> [Supplied data]:

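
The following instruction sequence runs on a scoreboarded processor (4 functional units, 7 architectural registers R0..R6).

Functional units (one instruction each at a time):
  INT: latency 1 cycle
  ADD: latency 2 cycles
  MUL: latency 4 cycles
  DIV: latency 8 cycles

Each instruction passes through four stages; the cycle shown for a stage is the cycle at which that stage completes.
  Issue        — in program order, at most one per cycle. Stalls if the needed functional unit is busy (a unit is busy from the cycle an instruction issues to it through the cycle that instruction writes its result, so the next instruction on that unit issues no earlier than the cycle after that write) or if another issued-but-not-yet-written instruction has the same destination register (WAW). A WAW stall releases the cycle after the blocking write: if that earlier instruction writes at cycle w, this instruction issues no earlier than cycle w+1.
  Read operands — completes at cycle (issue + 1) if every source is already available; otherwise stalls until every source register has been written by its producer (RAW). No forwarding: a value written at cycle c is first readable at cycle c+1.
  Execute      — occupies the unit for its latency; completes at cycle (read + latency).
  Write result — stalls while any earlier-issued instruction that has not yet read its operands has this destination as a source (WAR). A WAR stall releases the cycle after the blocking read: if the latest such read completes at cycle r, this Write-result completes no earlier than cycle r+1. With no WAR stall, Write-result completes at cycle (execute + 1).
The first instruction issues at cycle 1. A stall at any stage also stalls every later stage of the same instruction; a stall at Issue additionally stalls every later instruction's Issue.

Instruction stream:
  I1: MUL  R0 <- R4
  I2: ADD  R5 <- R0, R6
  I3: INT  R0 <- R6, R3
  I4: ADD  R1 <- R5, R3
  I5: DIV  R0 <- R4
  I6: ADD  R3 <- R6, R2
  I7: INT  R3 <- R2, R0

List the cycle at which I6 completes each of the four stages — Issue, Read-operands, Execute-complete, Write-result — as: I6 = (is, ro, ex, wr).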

==

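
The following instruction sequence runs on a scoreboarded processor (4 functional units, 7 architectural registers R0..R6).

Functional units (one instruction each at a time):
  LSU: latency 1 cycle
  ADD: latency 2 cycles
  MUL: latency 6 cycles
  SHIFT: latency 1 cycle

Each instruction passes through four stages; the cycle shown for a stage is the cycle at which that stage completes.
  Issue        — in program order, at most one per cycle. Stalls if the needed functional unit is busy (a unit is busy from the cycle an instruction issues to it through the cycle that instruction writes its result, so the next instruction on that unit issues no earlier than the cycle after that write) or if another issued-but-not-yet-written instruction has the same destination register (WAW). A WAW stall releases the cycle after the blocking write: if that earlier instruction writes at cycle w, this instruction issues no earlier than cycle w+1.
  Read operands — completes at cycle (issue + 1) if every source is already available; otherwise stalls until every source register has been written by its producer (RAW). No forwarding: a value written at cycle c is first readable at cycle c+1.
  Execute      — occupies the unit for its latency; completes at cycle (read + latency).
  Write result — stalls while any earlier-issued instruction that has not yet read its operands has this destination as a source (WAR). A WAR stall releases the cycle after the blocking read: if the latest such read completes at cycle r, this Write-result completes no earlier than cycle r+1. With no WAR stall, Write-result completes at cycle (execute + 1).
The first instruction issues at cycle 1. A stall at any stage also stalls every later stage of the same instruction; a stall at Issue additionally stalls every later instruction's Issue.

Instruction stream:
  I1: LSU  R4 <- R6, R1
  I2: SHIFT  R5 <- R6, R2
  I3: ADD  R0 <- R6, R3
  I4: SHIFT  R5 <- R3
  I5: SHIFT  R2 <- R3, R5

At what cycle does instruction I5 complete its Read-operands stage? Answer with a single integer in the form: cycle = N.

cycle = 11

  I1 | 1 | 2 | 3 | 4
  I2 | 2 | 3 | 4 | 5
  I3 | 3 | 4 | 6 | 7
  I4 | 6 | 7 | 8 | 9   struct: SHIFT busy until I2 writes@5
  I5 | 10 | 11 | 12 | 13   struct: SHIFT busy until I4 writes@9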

> [Goal of the exercise]:
How many lines in the listing above include the word "latency"? Respond with the number and nothing else.

> [Answer area]:
10